[AVAILABLE DATA Boundary: Start]
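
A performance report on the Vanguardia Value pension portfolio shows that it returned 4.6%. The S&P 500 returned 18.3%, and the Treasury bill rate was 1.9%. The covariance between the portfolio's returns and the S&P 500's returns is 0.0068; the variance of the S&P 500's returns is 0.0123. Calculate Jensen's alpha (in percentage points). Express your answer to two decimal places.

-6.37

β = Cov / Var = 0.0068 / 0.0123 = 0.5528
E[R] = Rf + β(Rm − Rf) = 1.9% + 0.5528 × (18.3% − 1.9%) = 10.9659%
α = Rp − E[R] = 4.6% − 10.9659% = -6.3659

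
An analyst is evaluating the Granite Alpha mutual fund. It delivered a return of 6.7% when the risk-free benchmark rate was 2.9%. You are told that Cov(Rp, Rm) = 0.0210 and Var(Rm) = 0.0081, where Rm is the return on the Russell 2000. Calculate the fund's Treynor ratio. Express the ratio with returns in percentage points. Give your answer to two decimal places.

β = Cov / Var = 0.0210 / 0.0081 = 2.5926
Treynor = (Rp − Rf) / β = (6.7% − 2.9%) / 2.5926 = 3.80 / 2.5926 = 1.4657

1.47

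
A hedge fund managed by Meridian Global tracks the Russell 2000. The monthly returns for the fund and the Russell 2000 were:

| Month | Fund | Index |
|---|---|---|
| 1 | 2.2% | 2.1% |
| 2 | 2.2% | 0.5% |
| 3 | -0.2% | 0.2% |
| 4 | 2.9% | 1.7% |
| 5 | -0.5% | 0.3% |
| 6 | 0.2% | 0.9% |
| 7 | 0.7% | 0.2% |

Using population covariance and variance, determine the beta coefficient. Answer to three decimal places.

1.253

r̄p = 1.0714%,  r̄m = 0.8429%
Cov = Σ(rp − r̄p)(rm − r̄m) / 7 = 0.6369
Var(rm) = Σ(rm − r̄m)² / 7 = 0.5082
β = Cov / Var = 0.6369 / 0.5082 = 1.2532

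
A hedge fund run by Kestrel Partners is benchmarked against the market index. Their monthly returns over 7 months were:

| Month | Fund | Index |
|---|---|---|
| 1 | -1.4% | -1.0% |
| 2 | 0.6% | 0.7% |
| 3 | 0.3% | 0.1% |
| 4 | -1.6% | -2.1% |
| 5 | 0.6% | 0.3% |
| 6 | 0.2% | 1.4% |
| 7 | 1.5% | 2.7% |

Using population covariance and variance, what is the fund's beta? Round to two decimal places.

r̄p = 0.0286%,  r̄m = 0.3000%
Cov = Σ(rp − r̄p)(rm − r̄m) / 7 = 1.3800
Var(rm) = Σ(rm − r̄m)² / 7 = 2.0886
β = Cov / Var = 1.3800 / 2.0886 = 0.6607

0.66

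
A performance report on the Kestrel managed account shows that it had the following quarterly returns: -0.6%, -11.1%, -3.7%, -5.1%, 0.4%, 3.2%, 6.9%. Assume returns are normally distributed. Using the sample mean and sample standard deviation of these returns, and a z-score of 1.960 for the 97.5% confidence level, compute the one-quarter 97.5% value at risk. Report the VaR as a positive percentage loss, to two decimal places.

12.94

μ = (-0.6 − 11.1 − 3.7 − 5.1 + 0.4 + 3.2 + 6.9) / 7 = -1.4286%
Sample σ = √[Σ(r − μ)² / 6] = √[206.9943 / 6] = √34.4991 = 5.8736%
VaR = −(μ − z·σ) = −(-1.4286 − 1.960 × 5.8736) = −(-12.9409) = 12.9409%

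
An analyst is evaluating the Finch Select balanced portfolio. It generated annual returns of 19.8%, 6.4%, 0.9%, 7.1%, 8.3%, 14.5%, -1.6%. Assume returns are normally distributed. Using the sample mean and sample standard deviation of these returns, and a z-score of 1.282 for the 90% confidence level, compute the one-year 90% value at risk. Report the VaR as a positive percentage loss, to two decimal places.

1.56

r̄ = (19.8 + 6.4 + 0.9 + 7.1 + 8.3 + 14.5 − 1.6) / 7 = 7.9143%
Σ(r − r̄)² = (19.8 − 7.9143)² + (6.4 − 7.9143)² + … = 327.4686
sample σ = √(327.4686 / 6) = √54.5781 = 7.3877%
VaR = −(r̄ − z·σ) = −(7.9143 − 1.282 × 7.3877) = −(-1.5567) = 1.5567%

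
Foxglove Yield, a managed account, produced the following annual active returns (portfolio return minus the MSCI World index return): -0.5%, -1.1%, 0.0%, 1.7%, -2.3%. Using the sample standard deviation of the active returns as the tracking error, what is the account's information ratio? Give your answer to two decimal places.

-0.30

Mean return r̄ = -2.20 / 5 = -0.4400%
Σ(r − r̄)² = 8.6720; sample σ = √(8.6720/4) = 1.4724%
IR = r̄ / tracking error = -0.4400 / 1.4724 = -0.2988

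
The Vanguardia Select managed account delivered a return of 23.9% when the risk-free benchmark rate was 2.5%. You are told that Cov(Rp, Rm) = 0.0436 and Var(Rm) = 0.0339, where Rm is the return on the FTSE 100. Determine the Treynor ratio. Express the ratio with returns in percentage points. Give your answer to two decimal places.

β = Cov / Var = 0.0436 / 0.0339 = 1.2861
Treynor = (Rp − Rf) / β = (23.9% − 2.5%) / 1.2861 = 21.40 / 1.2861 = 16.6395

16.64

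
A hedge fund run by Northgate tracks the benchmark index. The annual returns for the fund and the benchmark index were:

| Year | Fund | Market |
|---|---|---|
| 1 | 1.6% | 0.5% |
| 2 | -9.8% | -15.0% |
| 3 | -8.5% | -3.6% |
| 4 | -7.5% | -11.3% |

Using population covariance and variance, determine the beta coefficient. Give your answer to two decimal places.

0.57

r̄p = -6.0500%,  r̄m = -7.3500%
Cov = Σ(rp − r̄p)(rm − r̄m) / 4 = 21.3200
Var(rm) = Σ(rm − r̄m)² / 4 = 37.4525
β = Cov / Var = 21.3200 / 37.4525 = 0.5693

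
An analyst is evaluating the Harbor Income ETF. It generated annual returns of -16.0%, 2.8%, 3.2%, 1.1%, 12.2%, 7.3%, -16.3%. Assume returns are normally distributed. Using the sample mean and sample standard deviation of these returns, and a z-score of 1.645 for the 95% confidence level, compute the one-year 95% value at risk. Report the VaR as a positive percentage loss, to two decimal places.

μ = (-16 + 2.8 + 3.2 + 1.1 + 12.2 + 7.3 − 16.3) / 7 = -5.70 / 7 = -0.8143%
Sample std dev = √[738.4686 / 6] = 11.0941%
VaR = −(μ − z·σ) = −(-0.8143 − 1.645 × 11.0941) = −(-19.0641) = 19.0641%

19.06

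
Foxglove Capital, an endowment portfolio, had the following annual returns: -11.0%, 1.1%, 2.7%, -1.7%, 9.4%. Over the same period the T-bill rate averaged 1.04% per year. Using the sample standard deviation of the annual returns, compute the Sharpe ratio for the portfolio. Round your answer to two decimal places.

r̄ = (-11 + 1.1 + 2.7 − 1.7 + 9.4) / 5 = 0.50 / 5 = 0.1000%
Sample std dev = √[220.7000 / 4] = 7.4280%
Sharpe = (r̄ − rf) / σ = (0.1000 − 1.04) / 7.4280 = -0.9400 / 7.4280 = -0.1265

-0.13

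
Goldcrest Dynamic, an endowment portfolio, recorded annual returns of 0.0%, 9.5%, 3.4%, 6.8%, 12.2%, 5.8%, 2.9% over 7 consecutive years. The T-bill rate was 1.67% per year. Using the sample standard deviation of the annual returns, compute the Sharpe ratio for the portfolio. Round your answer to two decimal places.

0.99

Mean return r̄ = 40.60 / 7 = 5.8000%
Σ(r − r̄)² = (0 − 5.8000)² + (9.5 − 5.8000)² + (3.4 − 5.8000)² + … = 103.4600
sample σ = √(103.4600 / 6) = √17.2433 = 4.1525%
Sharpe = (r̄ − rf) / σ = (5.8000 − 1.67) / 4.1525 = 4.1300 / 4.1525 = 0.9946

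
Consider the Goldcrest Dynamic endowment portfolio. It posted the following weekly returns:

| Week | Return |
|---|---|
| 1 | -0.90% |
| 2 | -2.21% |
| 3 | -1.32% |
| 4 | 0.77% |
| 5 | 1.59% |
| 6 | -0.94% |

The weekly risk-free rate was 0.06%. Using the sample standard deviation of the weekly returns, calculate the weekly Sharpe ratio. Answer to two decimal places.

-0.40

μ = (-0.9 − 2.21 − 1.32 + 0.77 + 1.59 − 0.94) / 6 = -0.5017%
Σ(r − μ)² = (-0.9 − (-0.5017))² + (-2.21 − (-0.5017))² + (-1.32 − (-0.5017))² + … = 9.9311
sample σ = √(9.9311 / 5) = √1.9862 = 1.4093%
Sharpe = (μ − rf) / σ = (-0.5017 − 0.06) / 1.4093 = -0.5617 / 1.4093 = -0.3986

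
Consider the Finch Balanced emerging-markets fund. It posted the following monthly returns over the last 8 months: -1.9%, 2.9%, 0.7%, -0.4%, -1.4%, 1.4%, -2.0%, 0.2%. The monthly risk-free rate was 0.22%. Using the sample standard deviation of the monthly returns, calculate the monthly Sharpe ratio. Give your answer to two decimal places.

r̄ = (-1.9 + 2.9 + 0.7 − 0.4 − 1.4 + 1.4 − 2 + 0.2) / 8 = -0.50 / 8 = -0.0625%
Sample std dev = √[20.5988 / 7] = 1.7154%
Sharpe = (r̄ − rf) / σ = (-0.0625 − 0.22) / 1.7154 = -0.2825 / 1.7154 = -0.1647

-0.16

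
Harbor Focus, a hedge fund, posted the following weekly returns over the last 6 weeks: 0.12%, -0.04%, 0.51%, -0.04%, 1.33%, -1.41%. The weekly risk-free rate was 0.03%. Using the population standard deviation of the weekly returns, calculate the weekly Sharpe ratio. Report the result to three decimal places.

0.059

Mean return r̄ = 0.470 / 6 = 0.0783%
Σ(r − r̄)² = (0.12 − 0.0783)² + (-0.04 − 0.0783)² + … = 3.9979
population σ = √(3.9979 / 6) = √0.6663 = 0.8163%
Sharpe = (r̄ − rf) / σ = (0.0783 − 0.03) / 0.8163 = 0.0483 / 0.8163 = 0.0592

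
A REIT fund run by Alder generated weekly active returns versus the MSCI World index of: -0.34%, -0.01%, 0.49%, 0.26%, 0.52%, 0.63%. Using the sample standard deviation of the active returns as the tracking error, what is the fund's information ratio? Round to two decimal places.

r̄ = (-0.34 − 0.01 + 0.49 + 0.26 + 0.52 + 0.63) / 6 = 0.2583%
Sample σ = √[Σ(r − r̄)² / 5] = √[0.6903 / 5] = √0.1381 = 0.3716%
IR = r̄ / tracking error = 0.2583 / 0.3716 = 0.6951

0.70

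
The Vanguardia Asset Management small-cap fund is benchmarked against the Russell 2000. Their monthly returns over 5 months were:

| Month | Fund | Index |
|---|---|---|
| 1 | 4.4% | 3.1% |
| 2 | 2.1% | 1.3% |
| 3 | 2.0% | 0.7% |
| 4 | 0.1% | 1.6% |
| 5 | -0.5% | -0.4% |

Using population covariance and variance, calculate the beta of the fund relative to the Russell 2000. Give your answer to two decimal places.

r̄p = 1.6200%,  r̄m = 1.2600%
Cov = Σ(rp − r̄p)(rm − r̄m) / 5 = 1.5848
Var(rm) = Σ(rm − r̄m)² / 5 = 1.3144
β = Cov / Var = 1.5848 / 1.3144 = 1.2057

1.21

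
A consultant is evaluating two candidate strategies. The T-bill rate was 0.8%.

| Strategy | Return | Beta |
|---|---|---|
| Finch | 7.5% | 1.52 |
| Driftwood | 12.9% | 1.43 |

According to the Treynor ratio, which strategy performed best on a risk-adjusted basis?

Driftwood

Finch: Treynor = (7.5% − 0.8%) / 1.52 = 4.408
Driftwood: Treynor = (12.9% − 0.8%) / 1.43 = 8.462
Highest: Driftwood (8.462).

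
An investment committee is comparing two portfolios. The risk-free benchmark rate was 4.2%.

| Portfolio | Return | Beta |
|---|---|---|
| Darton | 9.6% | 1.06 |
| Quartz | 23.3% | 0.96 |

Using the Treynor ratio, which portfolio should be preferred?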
[AVAILABLE DATA Boundary: End]
TASK REQUIREMENTS:
What is needed is a verbatim copy of every line in the records above from the one containing "4 | 0.1% | 1.6% |" down to the one containing "Portfolio | Return | Beta |", both included, and nothing more.

RESPONSE AREA:
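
| 4 | 0.1% | 1.6% |
| 5 | -0.5% | -0.4% |

Using population covariance and variance, calculate the beta of the fund relative to the Russell 2000. Give your answer to two decimal places.

r̄p = 1.6200%,  r̄m = 1.2600%
Cov = Σ(rp − r̄p)(rm − r̄m) / 5 = 1.5848
Var(rm) = Σ(rm − r̄m)² / 5 = 1.3144
β = Cov / Var = 1.5848 / 1.3144 = 1.2057

1.21

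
A consultant is evaluating two candidate strategies. The T-bill rate was 0.8%.

| Strategy | Return | Beta |
|---|---|---|
| Finch | 7.5% | 1.52 |
| Driftwood | 12.9% | 1.43 |

According to the Treynor ratio, which strategy performed best on a risk-adjusted basis?

Driftwood

Finch: Treynor = (7.5% − 0.8%) / 1.52 = 4.408
Driftwood: Treynor = (12.9% − 0.8%) / 1.43 = 8.462
Highest: Driftwood (8.462).

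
An investment committee is comparing two portfolios. The risk-free benchmark rate was 4.2%.

| Portfolio | Return | Beta |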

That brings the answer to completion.